--- ENTRIES PROVIDED Enclosed Below ---

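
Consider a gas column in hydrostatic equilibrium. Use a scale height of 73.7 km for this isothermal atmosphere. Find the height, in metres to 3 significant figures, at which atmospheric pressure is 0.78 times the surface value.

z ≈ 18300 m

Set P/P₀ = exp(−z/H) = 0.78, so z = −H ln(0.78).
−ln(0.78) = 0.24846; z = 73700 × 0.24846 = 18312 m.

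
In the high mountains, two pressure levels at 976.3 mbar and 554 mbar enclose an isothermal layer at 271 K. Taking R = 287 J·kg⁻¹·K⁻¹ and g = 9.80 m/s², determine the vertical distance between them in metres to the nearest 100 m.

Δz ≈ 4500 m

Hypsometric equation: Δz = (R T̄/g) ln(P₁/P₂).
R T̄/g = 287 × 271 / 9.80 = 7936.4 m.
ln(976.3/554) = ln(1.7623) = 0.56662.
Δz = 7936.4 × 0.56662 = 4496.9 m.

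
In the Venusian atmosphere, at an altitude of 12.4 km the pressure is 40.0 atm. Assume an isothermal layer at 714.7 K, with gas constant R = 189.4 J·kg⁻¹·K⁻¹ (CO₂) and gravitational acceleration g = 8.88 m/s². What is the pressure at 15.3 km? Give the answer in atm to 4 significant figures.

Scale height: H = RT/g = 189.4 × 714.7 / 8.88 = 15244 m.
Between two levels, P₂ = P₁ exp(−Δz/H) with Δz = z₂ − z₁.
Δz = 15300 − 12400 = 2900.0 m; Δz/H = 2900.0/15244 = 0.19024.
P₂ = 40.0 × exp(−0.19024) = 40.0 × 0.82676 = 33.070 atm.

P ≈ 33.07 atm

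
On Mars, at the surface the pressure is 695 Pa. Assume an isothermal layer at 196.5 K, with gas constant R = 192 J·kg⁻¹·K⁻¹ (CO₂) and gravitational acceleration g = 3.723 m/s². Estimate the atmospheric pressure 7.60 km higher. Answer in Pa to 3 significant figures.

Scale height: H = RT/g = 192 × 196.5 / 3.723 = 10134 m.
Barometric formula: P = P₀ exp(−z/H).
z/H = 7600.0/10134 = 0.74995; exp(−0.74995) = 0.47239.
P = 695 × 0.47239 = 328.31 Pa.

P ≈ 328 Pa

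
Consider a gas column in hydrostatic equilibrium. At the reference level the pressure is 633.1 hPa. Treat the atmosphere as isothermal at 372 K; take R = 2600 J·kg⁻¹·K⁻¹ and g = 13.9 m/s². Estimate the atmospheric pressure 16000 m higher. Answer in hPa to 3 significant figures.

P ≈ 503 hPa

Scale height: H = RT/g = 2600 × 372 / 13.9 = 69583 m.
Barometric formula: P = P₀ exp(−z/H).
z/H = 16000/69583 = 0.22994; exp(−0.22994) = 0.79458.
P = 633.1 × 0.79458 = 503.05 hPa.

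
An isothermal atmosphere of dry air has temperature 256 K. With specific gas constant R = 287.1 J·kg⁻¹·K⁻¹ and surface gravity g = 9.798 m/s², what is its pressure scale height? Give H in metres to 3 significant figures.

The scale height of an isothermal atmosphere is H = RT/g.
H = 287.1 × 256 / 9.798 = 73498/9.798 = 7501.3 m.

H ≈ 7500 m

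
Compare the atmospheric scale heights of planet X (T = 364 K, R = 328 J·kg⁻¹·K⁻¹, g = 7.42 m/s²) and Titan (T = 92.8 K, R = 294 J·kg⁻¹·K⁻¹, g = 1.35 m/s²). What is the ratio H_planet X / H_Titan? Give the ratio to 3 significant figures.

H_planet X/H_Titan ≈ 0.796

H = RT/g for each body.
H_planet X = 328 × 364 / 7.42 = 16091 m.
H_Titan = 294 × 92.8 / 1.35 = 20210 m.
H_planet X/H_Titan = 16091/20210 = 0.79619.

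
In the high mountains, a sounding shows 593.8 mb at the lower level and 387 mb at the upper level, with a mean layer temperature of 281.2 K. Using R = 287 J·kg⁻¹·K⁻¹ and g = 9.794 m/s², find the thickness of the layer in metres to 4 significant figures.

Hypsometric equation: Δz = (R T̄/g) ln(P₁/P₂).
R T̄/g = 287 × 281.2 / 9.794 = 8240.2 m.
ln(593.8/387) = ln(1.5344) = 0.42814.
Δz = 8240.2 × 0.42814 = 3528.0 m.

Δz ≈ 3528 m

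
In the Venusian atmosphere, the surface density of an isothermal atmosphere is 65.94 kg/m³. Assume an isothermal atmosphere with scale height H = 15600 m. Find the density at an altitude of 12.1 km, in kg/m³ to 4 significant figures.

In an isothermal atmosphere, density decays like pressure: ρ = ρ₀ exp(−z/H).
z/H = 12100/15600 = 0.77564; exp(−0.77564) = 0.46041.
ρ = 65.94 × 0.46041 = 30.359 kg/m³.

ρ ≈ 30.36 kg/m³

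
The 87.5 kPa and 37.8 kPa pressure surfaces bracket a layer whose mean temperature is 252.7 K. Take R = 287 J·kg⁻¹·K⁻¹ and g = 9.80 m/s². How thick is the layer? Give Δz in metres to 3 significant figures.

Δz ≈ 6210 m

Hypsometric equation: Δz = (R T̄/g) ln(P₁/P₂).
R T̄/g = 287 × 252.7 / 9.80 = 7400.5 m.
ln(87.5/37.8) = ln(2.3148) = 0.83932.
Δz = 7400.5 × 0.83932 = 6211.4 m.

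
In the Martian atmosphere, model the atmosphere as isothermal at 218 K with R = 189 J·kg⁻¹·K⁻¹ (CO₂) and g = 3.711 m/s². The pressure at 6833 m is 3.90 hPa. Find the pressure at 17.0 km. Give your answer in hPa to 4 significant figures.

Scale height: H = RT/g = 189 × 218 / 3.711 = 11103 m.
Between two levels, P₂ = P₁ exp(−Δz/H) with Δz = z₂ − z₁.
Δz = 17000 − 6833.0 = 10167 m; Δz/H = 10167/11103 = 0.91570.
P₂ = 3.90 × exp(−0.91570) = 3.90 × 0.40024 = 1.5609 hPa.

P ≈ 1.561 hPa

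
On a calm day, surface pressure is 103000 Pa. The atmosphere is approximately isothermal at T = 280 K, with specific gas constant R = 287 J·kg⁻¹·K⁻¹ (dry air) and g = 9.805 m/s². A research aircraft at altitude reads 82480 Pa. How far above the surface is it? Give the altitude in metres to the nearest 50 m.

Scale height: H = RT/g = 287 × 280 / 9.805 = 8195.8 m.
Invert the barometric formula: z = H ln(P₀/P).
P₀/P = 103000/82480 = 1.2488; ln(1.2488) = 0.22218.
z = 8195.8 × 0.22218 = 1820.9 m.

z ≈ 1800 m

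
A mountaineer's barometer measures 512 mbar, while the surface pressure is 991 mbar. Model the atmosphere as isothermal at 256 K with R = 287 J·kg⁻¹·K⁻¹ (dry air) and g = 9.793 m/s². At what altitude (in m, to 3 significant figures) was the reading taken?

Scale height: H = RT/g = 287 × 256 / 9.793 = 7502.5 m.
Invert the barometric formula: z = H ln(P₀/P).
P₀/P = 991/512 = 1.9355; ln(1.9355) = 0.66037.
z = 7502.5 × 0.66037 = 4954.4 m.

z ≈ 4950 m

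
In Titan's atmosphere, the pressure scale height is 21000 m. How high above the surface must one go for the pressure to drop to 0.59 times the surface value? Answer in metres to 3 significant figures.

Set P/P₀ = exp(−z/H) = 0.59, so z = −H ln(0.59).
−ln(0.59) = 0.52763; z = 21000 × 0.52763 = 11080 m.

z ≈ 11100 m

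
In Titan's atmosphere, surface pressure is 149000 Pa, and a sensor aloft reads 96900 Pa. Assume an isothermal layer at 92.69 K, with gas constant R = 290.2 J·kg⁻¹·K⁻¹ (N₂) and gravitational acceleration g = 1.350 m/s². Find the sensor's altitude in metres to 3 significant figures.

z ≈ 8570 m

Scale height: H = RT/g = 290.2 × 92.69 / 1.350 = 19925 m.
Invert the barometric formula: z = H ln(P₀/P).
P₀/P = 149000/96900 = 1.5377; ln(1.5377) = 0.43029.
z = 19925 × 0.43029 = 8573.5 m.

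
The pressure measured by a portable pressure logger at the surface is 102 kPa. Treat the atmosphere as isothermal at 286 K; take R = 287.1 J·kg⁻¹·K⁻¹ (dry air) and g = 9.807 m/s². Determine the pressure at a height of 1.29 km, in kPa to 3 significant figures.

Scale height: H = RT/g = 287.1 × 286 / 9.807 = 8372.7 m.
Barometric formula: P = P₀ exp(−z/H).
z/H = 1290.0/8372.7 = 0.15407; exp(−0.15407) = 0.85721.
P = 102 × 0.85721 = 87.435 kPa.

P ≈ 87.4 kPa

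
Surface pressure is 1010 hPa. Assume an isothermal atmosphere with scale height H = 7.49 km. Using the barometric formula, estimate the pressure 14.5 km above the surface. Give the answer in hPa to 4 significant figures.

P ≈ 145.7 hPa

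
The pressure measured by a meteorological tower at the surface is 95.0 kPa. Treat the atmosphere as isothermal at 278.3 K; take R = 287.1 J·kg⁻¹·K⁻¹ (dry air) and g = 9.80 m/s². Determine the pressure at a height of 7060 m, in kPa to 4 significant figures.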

--- End of Enclosed ENTRIES PROVIDED ---

- **PROBLEM REQUIREMENTS**
Exactly the lines from the one containing "In Titan's atmosphere, surface" through the final line of the records above are needed, copied word for word.

- **WRITTEN SOLUTION**
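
In Titan's atmosphere, surface pressure is 149000 Pa, and a sensor aloft reads 96900 Pa. Assume an isothermal layer at 92.69 K, with gas constant R = 290.2 J·kg⁻¹·K⁻¹ (N₂) and gravitational acceleration g = 1.350 m/s². Find the sensor's altitude in metres to 3 significant figures.

z ≈ 8570 m

Scale height: H = RT/g = 290.2 × 92.69 / 1.350 = 19925 m.
Invert the barometric formula: z = H ln(P₀/P).
P₀/P = 149000/96900 = 1.5377; ln(1.5377) = 0.43029.
z = 19925 × 0.43029 = 8573.5 m.

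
The pressure measured by a portable pressure logger at the surface is 102 kPa. Treat the atmosphere as isothermal at 286 K; take R = 287.1 J·kg⁻¹·K⁻¹ (dry air) and g = 9.807 m/s². Determine the pressure at a height of 1.29 km, in kPa to 3 significant figures.

Scale height: H = RT/g = 287.1 × 286 / 9.807 = 8372.7 m.
Barometric formula: P = P₀ exp(−z/H).
z/H = 1290.0/8372.7 = 0.15407; exp(−0.15407) = 0.85721.
P = 102 × 0.85721 = 87.435 kPa.

P ≈ 87.4 kPa

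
Surface pressure is 1010 hPa. Assume an isothermal atmosphere with scale height H = 7.49 km. Using the barometric formula, estimate the pressure 14.5 km above the surface. Give the answer in hPa to 4 significant figures.

P ≈ 145.7 hPa

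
The pressure measured by a meteorological tower at the surface is 95.0 kPa. Treat the atmosphere as isothermal at 278.3 K; take R = 287.1 J·kg⁻¹·K⁻¹ (dry air) and g = 9.80 m/s². Determine the pressure at a height of 7060 m, in kPa to 4 significant figures.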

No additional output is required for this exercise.